Exercise objective
Do any lines in the data below contain "rate"? If so, copy every one of them.

Supplied material

<<<<

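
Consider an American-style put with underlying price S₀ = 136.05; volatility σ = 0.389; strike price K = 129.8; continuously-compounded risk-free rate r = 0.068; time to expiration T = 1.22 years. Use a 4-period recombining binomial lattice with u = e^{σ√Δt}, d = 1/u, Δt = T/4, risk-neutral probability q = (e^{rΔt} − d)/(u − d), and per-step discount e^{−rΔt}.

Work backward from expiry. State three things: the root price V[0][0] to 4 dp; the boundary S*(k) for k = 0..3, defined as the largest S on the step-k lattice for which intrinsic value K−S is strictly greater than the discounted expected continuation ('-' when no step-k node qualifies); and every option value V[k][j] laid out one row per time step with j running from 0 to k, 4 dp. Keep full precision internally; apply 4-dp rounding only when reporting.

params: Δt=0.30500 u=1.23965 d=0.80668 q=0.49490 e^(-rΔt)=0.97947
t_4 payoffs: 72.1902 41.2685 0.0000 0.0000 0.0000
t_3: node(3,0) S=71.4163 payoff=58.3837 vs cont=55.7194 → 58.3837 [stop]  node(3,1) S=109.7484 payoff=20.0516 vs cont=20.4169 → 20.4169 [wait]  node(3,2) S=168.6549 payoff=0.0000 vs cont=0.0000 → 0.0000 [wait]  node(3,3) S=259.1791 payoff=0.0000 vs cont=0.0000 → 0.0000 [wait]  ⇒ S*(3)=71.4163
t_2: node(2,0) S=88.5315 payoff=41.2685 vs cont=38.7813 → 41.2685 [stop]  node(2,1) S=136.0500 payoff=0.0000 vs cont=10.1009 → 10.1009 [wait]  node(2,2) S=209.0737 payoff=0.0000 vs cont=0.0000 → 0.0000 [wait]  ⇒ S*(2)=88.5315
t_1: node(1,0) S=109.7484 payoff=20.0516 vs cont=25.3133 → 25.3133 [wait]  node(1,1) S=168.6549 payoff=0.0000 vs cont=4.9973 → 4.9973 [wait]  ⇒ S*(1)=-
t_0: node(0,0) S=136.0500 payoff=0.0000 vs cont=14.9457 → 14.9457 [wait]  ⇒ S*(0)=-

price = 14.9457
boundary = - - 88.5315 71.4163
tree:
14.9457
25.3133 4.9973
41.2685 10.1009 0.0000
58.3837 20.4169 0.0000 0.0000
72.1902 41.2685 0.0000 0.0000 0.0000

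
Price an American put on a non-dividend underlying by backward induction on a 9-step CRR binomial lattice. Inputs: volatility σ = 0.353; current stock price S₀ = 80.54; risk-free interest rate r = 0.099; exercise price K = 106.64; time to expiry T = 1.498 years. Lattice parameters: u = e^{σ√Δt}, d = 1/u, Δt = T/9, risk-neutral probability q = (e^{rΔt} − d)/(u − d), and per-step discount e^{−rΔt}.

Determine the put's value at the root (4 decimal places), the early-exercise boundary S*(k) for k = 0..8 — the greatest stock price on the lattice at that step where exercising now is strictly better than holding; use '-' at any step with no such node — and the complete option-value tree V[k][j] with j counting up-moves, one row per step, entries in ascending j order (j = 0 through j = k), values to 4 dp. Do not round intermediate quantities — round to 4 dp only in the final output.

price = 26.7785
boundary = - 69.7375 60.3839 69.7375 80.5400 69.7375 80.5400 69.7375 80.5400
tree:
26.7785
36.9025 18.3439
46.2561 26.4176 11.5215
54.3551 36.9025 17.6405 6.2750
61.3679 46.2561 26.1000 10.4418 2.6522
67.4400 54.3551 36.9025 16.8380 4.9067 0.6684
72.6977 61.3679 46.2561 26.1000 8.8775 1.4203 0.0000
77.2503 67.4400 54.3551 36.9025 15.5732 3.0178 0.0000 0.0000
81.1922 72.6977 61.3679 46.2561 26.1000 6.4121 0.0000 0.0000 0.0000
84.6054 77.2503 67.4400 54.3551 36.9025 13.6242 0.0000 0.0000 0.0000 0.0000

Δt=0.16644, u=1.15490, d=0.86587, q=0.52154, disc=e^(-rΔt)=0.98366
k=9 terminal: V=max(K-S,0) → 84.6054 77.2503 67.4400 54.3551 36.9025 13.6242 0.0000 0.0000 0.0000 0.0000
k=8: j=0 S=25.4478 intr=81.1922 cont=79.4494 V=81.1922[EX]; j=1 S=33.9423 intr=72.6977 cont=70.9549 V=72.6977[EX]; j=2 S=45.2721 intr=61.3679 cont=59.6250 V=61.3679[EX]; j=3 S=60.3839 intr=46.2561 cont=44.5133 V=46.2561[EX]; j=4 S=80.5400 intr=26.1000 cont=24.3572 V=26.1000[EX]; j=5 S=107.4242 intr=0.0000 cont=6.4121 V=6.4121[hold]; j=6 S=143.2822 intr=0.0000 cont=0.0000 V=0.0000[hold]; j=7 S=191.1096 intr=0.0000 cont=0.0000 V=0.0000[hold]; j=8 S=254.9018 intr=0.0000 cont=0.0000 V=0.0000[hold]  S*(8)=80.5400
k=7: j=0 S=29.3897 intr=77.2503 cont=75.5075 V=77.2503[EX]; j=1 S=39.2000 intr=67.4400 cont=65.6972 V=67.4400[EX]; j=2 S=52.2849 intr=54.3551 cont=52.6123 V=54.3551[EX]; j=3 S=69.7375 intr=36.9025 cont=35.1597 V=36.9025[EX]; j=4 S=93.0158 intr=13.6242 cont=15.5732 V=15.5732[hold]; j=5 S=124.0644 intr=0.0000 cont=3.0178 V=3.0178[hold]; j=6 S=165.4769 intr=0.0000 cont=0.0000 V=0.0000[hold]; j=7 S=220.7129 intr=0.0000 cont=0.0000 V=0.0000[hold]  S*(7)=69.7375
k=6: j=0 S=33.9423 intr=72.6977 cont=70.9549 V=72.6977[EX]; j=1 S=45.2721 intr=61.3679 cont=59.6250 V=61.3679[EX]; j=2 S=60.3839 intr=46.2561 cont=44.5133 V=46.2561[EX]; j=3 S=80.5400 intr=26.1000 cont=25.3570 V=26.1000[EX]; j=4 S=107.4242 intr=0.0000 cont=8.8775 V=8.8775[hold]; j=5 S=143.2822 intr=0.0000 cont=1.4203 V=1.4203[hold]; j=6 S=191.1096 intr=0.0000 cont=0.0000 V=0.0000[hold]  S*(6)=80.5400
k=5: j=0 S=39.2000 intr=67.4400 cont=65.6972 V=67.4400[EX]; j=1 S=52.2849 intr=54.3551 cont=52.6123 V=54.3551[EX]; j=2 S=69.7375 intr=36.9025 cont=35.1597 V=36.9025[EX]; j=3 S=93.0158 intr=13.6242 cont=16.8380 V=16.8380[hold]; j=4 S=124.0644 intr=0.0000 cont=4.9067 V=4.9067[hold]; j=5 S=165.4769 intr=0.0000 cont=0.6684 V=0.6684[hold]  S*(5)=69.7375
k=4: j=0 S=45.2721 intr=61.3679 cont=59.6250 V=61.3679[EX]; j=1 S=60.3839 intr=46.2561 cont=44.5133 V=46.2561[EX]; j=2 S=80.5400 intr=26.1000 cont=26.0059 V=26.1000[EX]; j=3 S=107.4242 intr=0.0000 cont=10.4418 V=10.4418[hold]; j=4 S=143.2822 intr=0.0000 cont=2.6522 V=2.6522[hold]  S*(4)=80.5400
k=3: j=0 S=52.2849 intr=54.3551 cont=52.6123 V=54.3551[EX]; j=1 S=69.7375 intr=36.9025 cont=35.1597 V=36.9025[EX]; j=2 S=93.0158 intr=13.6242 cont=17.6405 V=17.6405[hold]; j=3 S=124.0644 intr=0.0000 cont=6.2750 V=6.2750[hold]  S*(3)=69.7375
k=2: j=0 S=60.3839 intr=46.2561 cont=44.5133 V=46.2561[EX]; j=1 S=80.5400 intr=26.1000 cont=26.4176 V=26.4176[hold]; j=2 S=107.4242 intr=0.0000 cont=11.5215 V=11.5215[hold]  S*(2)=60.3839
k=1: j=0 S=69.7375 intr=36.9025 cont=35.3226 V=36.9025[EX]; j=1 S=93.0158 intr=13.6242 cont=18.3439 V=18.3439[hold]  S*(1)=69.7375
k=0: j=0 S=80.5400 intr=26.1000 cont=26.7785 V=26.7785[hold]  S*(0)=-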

>>>>

Answer to this task
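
Consider an American-style put with underlying price S₀ = 136.05; volatility σ = 0.389; strike price K = 129.8; continuously-compounded risk-free rate r = 0.068; time to expiration T = 1.22 years. Use a 4-period recombining binomial lattice with u = e^{σ√Δt}, d = 1/u, Δt = T/4, risk-neutral probability q = (e^{rΔt} − d)/(u − d), and per-step discount e^{−rΔt}.
Price an American put on a non-dividend underlying by backward induction on a 9-step CRR binomial lattice. Inputs: volatility σ = 0.353; current stock price S₀ = 80.54; risk-free interest rate r = 0.099; exercise price K = 106.64; time to expiry T = 1.498 years. Lattice parameters: u = e^{σ√Δt}, d = 1/u, Δt = T/9, risk-neutral probability q = (e^{rΔt} − d)/(u − d), and per-step discount e^{−rΔt}.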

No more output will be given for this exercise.